> Instructions to follow: Give back the entries verbatim.
•••••
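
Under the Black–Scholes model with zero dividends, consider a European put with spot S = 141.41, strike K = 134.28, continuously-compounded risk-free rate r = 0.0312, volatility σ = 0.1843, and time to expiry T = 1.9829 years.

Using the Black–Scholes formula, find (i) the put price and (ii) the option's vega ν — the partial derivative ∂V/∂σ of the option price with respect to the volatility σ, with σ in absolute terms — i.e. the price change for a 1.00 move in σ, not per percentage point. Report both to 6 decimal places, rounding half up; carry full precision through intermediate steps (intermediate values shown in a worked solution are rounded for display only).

σ√T = 0.1843·√1.9829 = 0.259523
d₁ = (ln(S/K) + (r+σ²/2)T) / (σ√T) = (ln(141.41/134.28) + (0.0312+0.1843²/2)·1.9829) / 0.259523 = (0.051736 + 0.095543) / 0.259523 = 0.567498
d₂ = d₁ − σ√T = 0.567498 − 0.259523 = 0.307975
e^{−rT} = e^{−0.0312·1.9829} = 0.940008
N(−d₁) = 0.285188,  N(−d₂) = 0.379050
Put price V = K·e^{−rT}·N(−d₂) − S·N(−d₁) = 47.845393 − 40.328406 = 7.516986
φ(d₁) = (1/√(2π))·e^{−d₁²/2} = 0.339607
ν = S·φ(d₁)·√T = 67.625012

price = 7.516986
ν = 67.625012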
•••••
> Response to the exercise:
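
Under the Black–Scholes model with zero dividends, consider a European put with spot S = 141.41, strike K = 134.28, continuously-compounded risk-free rate r = 0.0312, volatility σ = 0.1843, and time to expiry T = 1.9829 years.

Using the Black–Scholes formula, find (i) the put price and (ii) the option's vega ν — the partial derivative ∂V/∂σ of the option price with respect to the volatility σ, with σ in absolute terms — i.e. the price change for a 1.00 move in σ, not per percentage point. Report both to 6 decimal places, rounding half up; carry full precision through intermediate steps (intermediate values shown in a worked solution are rounded for display only).

σ√T = 0.1843·√1.9829 = 0.259523
d₁ = (ln(S/K) + (r+σ²/2)T) / (σ√T) = (ln(141.41/134.28) + (0.0312+0.1843²/2)·1.9829) / 0.259523 = (0.051736 + 0.095543) / 0.259523 = 0.567498
d₂ = d₁ − σ√T = 0.567498 − 0.259523 = 0.307975
e^{−rT} = e^{−0.0312·1.9829} = 0.940008
N(−d₁) = 0.285188,  N(−d₂) = 0.379050
Put price V = K·e^{−rT}·N(−d₂) − S·N(−d₁) = 47.845393 − 40.328406 = 7.516986
φ(d₁) = (1/√(2π))·e^{−d₁²/2} = 0.339607
ν = S·φ(d₁)·√T = 67.625012

price = 7.516986
ν = 67.625012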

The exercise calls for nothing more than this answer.